### Records to use
============

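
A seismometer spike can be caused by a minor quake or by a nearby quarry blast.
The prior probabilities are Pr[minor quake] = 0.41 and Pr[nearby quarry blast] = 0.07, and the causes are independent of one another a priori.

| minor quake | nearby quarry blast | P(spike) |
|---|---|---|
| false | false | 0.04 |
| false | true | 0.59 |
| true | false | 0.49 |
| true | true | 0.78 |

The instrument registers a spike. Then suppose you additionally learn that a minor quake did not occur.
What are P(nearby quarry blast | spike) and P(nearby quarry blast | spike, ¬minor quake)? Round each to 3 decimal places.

By total probability over the 4 (minor quake, nearby quarry blast) configurations:
  P(spike) = 0.04*0.59*0.93 + 0.59*0.59*0.07 + 0.49*0.41*0.93 + 0.78*0.41*0.07
        = 0.021948 + 0.024367 + 0.186837 + 0.022386 = 0.255538
Configurations with nearby quarry blast contribute 0.046753, so
  P(nearby quarry blast | spike) = 0.046753 / 0.255538 ≈ 0.183

Now condition on the additional information:
For the numerator, keep only nearby quarry blast=true terms: 0.59*0.07 = 0.041300
Normalizer over all consistent configurations: 0.04*0.93 + 0.59*0.07 = 0.078500
P(nearby quarry blast | spike, ¬minor quake) = 0.041300/0.078500 ≈ 0.526
Ruling out minor quake raises the posterior on nearby quarry blast — the flip side of explaining away.

P(nearby quarry blast | spike) ≈ 0.183; P(nearby quarry blast | spike, ¬minor quake) ≈ 0.526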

============

### Problem description
Write the data out again in full and exactly.

### Solution for this problem
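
A seismometer spike can be caused by a minor quake or by a nearby quarry blast.
The prior probabilities are Pr[minor quake] = 0.41 and Pr[nearby quarry blast] = 0.07, and the causes are independent of one another a priori.

| minor quake | nearby quarry blast | P(spike) |
|---|---|---|
| false | false | 0.04 |
| false | true | 0.59 |
| true | false | 0.49 |
| true | true | 0.78 |

The instrument registers a spike. Then suppose you additionally learn that a minor quake did not occur.
What are P(nearby quarry blast | spike) and P(nearby quarry blast | spike, ¬minor quake)? Round each to 3 decimal places.

By total probability over the 4 (minor quake, nearby quarry blast) configurations:
  P(spike) = 0.04*0.59*0.93 + 0.59*0.59*0.07 + 0.49*0.41*0.93 + 0.78*0.41*0.07
        = 0.021948 + 0.024367 + 0.186837 + 0.022386 = 0.255538
Configurations with nearby quarry blast contribute 0.046753, so
  P(nearby quarry blast | spike) = 0.046753 / 0.255538 ≈ 0.183

Now condition on the additional information:
For the numerator, keep only nearby quarry blast=true terms: 0.59*0.07 = 0.041300
Normalizer over all consistent configurations: 0.04*0.93 + 0.59*0.07 = 0.078500
P(nearby quarry blast | spike, ¬minor quake) = 0.041300/0.078500 ≈ 0.526
Ruling out minor quake raises the posterior on nearby quarry blast — the flip side of explaining away.

P(nearby quarry blast | spike) ≈ 0.183; P(nearby quarry blast | spike, ¬minor quake) ≈ 0.526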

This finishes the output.